Instructions to follow:
Find the lines below holding the word "Ildanish" and copy each of them.
(Provided material Opens)
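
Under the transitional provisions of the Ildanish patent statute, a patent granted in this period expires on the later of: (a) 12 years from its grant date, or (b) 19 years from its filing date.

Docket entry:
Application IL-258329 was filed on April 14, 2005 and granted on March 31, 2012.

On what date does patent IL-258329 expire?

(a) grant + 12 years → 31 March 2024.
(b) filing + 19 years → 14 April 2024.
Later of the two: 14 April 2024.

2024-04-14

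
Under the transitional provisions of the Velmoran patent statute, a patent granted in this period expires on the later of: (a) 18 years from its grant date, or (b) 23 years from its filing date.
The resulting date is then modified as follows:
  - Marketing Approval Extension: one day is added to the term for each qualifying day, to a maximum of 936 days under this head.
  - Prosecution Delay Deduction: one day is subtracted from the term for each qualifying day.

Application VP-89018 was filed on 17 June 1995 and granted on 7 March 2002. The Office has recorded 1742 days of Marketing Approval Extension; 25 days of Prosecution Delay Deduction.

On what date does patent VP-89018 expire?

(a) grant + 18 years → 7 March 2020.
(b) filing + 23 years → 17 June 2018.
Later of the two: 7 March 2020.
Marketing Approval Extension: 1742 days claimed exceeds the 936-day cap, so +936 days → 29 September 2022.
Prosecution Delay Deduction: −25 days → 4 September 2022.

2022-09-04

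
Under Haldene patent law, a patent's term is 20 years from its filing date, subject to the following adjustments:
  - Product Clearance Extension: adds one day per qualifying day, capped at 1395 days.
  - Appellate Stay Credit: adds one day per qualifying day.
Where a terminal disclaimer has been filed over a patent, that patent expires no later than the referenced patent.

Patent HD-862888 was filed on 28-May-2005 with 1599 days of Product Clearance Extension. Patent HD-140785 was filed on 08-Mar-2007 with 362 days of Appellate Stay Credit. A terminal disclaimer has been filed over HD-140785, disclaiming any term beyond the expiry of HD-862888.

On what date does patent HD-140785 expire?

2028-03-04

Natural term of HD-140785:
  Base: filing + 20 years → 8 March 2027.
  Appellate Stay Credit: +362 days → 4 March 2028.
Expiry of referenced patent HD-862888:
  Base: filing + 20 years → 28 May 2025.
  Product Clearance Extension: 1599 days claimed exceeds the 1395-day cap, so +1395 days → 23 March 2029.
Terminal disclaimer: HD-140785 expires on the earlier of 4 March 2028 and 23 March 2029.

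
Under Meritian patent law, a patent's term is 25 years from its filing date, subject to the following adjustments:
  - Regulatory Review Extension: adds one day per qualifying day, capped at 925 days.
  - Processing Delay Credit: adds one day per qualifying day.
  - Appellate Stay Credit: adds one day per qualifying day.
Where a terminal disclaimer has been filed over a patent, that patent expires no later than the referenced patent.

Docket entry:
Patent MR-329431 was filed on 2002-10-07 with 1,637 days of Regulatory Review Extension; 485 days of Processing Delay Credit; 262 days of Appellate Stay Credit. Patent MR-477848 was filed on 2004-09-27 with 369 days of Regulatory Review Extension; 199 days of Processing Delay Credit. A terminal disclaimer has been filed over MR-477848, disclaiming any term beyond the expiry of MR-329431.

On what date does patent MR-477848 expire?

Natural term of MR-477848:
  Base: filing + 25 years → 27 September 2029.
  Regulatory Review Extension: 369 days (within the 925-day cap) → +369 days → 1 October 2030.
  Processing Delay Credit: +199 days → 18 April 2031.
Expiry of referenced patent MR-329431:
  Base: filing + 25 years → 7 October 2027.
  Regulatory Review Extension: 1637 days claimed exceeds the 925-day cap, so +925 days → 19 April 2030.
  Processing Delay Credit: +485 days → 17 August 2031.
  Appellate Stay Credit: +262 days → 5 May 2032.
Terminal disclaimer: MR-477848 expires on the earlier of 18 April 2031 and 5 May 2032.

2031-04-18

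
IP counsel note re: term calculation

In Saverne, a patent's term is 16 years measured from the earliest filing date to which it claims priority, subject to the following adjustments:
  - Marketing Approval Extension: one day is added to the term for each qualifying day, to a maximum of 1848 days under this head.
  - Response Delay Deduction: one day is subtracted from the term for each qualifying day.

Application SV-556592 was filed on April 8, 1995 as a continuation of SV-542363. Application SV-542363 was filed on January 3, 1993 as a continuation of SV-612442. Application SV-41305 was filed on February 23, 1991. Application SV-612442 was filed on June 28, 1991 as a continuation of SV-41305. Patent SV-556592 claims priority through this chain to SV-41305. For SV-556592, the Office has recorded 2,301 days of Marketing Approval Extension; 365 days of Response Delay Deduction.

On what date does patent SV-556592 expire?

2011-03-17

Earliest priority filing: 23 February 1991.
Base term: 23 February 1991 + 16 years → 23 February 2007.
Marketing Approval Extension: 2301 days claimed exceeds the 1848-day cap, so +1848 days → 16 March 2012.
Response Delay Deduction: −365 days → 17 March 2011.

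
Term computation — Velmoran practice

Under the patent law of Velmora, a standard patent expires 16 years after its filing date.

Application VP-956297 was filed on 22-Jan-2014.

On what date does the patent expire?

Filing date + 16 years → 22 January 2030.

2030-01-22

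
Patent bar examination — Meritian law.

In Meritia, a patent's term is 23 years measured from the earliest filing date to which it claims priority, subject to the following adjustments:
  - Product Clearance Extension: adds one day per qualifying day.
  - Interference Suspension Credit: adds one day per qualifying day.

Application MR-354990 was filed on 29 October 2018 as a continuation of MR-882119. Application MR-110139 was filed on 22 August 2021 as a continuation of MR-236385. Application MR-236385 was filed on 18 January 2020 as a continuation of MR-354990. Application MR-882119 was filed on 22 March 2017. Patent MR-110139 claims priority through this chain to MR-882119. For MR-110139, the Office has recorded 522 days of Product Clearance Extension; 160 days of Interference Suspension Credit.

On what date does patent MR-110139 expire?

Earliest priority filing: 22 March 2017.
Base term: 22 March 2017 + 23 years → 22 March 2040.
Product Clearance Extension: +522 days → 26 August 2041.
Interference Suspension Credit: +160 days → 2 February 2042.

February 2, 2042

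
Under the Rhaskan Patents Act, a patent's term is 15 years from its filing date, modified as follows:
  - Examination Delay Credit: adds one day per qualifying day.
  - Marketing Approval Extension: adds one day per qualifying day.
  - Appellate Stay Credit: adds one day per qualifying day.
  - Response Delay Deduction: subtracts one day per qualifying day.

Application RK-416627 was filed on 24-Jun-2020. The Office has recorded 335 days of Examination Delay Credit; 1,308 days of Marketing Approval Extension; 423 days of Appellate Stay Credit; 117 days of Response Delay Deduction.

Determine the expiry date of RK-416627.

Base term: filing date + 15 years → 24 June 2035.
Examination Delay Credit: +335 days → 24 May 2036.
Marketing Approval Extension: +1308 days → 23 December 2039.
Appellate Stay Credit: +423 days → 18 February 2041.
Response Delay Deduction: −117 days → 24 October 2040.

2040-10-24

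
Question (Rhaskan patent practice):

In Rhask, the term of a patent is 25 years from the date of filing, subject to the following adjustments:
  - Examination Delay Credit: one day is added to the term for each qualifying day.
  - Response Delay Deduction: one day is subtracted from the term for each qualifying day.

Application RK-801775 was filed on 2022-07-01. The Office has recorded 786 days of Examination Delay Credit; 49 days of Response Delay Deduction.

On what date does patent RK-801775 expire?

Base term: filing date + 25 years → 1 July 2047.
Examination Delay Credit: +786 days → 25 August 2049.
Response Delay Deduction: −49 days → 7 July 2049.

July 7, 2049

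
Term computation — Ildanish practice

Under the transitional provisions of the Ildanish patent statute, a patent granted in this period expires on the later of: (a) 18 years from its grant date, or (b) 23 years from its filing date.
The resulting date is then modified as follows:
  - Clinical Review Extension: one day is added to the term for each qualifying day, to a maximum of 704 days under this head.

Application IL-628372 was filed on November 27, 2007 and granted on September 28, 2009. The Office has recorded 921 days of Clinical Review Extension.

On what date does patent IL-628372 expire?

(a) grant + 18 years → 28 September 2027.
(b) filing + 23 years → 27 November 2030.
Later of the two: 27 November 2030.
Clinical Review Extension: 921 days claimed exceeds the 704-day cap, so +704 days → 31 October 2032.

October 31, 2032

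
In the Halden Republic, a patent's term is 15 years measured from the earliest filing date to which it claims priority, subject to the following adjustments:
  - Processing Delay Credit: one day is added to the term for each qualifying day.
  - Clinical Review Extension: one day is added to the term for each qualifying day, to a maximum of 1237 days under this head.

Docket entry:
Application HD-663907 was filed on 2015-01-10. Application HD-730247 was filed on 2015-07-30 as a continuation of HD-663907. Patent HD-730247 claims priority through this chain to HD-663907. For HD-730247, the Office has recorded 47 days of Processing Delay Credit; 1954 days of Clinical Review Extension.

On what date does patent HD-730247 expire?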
(Provided material Closes)
Output for this task:
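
Under the transitional provisions of the Ildanish patent statute, a patent granted in this period expires on the later of: (a) 12 years from its grant date, or (b) 19 years from its filing date.
Term computation — Ildanish practice
Under the transitional provisions of the Ildanish patent statute, a patent granted in this period expires on the later of: (a) 18 years from its grant date, or (b) 23 years from its filing date.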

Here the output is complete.